(Problem to work on) Transcribe the records below line by line, exactly as they read.

Source data:
::::::::

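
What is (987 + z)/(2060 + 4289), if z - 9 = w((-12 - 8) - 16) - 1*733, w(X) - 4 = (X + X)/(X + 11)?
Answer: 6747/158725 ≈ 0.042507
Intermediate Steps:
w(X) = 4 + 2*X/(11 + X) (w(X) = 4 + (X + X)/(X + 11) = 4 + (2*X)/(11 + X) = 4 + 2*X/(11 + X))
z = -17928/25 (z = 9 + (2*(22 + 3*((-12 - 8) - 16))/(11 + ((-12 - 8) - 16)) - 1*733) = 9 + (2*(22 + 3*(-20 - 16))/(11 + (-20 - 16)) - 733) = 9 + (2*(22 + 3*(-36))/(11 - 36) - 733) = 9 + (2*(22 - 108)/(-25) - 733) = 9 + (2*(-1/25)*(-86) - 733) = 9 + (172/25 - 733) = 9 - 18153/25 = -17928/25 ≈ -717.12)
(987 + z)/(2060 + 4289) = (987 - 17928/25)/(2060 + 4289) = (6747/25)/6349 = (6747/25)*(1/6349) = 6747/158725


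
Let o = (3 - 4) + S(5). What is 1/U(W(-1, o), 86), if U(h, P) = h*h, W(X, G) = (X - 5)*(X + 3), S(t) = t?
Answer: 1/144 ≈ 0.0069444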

::::::::

(Exercise response)
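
What is (987 + z)/(2060 + 4289), if z - 9 = w((-12 - 8) - 16) - 1*733, w(X) - 4 = (X + X)/(X + 11)?
Answer: 6747/158725 ≈ 0.042507
Intermediate Steps:
w(X) = 4 + 2*X/(11 + X) (w(X) = 4 + (X + X)/(X + 11) = 4 + (2*X)/(11 + X) = 4 + 2*X/(11 + X))
z = -17928/25 (z = 9 + (2*(22 + 3*((-12 - 8) - 16))/(11 + ((-12 - 8) - 16)) - 1*733) = 9 + (2*(22 + 3*(-20 - 16))/(11 + (-20 - 16)) - 733) = 9 + (2*(22 + 3*(-36))/(11 - 36) - 733) = 9 + (2*(22 - 108)/(-25) - 733) = 9 + (2*(-1/25)*(-86) - 733) = 9 + (172/25 - 733) = 9 - 18153/25 = -17928/25 ≈ -717.12)
(987 + z)/(2060 + 4289) = (987 - 17928/25)/(2060 + 4289) = (6747/25)/6349 = (6747/25)*(1/6349) = 6747/158725


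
Let o = (3 - 4) + S(5). What is 1/U(W(-1, o), 86), if U(h, P) = h*h, W(X, G) = (X - 5)*(X + 3), S(t) = t?
Answer: 1/144 ≈ 0.0069444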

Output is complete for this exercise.